(Dataset entries)
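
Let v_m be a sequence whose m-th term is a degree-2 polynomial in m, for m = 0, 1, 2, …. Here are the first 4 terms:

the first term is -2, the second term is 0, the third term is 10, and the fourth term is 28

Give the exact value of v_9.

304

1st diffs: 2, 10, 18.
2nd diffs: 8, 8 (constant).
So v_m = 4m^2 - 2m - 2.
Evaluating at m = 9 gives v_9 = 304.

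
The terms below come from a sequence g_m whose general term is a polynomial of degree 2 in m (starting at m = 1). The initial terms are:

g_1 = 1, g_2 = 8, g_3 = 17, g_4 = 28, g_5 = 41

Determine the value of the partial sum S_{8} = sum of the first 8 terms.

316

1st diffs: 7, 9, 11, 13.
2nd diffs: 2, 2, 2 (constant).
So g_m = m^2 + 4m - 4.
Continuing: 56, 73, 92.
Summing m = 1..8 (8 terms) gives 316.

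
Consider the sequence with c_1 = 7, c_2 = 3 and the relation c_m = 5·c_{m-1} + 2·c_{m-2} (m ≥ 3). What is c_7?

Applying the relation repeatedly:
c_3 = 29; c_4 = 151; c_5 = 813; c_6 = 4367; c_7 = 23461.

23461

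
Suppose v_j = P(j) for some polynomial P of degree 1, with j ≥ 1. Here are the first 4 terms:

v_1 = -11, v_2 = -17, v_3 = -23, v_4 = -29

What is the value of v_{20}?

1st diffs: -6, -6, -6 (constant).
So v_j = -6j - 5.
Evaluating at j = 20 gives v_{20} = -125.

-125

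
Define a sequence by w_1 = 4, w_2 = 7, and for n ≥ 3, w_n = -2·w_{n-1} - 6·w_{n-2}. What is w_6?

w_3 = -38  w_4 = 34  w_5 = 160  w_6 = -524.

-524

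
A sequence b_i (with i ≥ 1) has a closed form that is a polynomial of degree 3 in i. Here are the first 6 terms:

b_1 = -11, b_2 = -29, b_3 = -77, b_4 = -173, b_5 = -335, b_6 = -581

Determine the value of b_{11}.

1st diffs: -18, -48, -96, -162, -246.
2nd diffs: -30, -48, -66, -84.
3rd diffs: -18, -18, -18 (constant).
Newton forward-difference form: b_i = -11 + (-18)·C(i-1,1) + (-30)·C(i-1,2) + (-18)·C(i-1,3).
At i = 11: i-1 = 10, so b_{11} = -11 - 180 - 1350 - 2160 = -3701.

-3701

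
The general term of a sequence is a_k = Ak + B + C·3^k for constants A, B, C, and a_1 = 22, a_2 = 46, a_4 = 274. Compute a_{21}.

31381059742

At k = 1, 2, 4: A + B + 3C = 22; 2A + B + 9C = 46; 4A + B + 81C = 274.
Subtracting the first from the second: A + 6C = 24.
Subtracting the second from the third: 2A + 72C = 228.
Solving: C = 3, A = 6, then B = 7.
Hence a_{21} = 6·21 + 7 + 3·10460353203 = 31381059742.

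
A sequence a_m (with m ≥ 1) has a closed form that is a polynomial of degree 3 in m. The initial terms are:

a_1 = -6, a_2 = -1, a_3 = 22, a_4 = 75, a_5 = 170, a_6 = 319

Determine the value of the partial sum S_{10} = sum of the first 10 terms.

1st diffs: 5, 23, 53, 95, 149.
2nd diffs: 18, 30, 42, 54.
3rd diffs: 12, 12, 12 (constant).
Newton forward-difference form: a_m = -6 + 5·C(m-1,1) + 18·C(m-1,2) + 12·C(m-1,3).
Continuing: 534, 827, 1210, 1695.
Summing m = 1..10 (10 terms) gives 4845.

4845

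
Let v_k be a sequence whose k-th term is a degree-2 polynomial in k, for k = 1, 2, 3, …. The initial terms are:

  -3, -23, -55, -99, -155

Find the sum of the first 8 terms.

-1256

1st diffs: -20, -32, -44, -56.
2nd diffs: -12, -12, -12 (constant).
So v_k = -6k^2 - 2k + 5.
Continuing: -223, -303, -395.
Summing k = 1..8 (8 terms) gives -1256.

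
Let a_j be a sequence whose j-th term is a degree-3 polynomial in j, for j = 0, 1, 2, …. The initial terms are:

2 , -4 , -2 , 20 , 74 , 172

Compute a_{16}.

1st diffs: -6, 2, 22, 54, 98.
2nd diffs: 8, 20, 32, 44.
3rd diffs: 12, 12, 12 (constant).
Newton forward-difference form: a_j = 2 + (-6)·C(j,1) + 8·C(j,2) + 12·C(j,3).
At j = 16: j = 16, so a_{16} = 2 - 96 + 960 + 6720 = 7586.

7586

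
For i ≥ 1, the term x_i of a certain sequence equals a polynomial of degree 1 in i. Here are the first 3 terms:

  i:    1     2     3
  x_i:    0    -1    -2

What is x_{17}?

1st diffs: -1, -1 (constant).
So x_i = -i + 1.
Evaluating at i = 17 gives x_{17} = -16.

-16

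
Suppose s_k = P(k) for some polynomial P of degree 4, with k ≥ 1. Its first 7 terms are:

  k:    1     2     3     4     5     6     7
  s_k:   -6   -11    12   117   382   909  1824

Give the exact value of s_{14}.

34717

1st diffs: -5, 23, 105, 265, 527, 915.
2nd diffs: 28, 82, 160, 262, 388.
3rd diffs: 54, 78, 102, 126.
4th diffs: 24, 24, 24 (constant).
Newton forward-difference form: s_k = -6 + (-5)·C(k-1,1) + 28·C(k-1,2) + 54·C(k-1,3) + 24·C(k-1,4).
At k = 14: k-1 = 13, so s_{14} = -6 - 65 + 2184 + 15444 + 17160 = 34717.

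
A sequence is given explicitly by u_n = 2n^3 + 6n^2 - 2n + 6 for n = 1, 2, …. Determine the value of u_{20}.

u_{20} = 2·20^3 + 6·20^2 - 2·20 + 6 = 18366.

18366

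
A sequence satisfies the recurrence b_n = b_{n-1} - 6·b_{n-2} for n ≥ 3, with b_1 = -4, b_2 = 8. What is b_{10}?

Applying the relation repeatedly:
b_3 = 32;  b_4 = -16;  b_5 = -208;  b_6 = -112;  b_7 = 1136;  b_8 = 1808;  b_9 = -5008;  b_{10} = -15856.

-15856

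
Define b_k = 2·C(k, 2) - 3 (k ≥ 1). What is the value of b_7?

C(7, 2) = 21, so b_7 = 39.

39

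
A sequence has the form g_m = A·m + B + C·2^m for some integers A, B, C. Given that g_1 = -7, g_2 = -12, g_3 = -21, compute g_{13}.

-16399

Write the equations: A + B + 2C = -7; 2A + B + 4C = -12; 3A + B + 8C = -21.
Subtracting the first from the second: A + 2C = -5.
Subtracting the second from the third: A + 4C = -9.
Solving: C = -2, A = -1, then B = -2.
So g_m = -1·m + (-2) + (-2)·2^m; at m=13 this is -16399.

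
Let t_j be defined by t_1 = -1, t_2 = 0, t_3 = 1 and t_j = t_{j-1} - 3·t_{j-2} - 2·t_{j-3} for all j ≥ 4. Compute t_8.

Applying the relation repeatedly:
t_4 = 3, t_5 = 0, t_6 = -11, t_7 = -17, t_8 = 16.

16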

## Your goal:
Every line from the one that has "A sequence is given" down to the last line above must be written out exactly, with both ends included and nothing else.

## Answer for the task:
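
A sequence is given explicitly by u_n = 2n^3 + 6n^2 - 2n + 6 for n = 1, 2, …. Determine the value of u_{20}.

u_{20} = 2·20^3 + 6·20^2 - 2·20 + 6 = 18366.

18366

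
A sequence satisfies the recurrence b_n = b_{n-1} - 6·b_{n-2} for n ≥ 3, with b_1 = -4, b_2 = 8. What is b_{10}?

Applying the relation repeatedly:
b_3 = 32;  b_4 = -16;  b_5 = -208;  b_6 = -112;  b_7 = 1136;  b_8 = 1808;  b_9 = -5008;  b_{10} = -15856.

-15856

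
Define b_k = 2·C(k, 2) - 3 (k ≥ 1). What is the value of b_7?

C(7, 2) = 21, so b_7 = 39.

39

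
A sequence has the form g_m = A·m + B + C·2^m for some integers A, B, C. Given that g_1 = -7, g_2 = -12, g_3 = -21, compute g_{13}.

-16399

Write the equations: A + B + 2C = -7; 2A + B + 4C = -12; 3A + B + 8C = -21.
Subtracting the first from the second: A + 2C = -5.
Subtracting the second from the third: A + 4C = -9.
Solving: C = -2, A = -1, then B = -2.
So g_m = -1·m + (-2) + (-2)·2^m; at m=13 this is -16399.

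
Let t_j be defined by t_1 = -1, t_2 = 0, t_3 = 1 and t_j = t_{j-1} - 3·t_{j-2} - 2·t_{j-3} for all j ≥ 4. Compute t_8.

Applying the relation repeatedly:
t_4 = 3, t_5 = 0, t_6 = -11, t_7 = -17, t_8 = 16.

16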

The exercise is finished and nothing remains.